-- ABOUT THIS EXERCISE --
In the listing below, find every line containing "Given" and copy it out.

'''

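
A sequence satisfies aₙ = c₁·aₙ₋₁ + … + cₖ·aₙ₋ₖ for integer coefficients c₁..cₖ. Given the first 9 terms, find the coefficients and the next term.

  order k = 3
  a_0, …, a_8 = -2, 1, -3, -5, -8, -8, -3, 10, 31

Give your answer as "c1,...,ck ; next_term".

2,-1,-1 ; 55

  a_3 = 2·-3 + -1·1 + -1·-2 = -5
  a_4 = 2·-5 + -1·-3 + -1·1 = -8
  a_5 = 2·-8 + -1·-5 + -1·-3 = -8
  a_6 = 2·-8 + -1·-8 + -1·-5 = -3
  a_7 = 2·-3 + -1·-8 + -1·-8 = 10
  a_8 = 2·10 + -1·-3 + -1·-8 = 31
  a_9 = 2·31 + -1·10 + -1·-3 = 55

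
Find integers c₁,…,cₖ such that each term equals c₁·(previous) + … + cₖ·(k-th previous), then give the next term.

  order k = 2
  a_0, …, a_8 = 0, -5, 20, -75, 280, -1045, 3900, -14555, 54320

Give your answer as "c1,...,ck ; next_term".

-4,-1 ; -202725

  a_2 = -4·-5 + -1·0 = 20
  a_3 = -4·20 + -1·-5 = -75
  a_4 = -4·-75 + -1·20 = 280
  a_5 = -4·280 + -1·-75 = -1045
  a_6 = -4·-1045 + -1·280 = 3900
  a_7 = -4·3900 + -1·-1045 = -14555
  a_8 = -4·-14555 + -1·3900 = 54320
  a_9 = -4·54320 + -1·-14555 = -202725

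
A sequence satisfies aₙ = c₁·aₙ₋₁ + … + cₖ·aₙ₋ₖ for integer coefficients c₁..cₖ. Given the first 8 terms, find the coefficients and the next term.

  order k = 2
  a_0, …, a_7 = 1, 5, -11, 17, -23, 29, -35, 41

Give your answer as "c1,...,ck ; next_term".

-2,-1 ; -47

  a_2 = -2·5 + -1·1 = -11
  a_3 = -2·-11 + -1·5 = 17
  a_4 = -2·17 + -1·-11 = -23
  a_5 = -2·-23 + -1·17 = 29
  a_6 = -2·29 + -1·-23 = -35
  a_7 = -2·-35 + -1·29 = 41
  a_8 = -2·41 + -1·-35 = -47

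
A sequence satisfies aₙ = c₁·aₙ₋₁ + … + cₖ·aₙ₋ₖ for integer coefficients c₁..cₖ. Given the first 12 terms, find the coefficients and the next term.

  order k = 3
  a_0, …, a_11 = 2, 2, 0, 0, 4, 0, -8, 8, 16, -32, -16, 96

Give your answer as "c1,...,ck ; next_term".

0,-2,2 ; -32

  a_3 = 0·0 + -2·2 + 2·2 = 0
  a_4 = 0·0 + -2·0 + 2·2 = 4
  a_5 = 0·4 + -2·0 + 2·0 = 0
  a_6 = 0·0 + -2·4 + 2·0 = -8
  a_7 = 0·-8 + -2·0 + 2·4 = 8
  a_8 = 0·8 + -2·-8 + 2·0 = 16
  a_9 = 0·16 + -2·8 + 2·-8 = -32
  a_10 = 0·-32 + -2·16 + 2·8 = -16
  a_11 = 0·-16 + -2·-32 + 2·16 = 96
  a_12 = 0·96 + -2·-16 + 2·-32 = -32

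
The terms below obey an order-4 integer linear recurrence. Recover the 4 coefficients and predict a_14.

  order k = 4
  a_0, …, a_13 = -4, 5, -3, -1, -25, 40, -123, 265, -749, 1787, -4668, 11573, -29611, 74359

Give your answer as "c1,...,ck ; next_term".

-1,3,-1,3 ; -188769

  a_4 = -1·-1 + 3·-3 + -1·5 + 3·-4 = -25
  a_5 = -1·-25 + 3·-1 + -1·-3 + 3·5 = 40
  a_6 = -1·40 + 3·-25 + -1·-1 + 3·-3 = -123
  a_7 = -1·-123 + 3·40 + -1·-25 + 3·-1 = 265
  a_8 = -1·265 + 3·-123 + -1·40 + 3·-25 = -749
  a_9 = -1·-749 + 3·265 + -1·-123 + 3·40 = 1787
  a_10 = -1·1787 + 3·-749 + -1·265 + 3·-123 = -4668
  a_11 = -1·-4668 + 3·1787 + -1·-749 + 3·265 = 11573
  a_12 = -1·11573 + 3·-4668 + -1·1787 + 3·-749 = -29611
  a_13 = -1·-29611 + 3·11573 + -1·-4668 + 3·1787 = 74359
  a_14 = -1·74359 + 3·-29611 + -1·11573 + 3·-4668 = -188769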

'''

-- COMPLETED TASK --
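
A sequence satisfies aₙ = c₁·aₙ₋₁ + … + cₖ·aₙ₋ₖ for integer coefficients c₁..cₖ. Given the first 9 terms, find the coefficients and the next term.
A sequence satisfies aₙ = c₁·aₙ₋₁ + … + cₖ·aₙ₋ₖ for integer coefficients c₁..cₖ. Given the first 8 terms, find the coefficients and the next term.
A sequence satisfies aₙ = c₁·aₙ₋₁ + … + cₖ·aₙ₋ₖ for integer coefficients c₁..cₖ. Given the first 12 terms, find the coefficients and the next term.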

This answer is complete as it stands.